▶ **What the task requires**:
What you return should match the data below exactly, with every entry reproduced.

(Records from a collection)
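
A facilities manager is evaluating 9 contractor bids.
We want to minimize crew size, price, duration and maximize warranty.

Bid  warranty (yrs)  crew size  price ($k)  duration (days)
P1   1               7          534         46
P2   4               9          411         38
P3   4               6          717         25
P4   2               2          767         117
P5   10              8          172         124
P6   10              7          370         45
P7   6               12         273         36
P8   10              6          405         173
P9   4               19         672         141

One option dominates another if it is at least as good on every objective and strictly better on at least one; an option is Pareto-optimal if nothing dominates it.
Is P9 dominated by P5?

Yes

P5 vs P9: warranty 10≥4, crew size 8≤19, price 172≤672, duration 124≤141 — P5 is at least as good on every objective with at least one strict improvement.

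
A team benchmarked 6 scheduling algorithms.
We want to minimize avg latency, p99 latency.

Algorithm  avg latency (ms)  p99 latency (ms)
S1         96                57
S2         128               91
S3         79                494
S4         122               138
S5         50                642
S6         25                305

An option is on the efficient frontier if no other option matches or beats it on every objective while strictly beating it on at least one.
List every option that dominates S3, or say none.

S6

S6: avg latency 25≤79, p99 latency 305≤494 — dominates S3.
Others (S1, S2, S4, S5) are each worse than S3 on at least one objective.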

▶ **Response box**:
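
A facilities manager is evaluating 9 contractor bids.
We want to minimize crew size, price, duration and maximize warranty.

Bid  warranty (yrs)  crew size  price ($k)  duration (days)
P1   1               7          534         46
P2   4               9          411         38
P3   4               6          717         25
P4   2               2          767         117
P5   10              8          172         124
P6   10              7          370         45
P7   6               12         273         36
P8   10              6          405         173
P9   4               19         672         141

One option dominates another if it is at least as good on every objective and strictly better on at least one; an option is Pareto-optimal if nothing dominates it.
Is P9 dominated by P5?

Yes

P5 vs P9: warranty 10≥4, crew size 8≤19, price 172≤672, duration 124≤141 — P5 is at least as good on every objective with at least one strict improvement.

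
A team benchmarked 6 scheduling algorithms.
We want to minimize avg latency, p99 latency.

Algorithm  avg latency (ms)  p99 latency (ms)
S1         96                57
S2         128               91
S3         79                494
S4         122               138
S5         50                642
S6         25                305

An option is on the efficient frontier if no other option matches or beats it on every objective while strictly beating it on at least one.
List every option that dominates S3, or say none.

S6

S6: avg latency 25≤79, p99 latency 305≤494 — dominates S3.
Others (S1, S2, S4, S5) are each worse than S3 on at least one objective.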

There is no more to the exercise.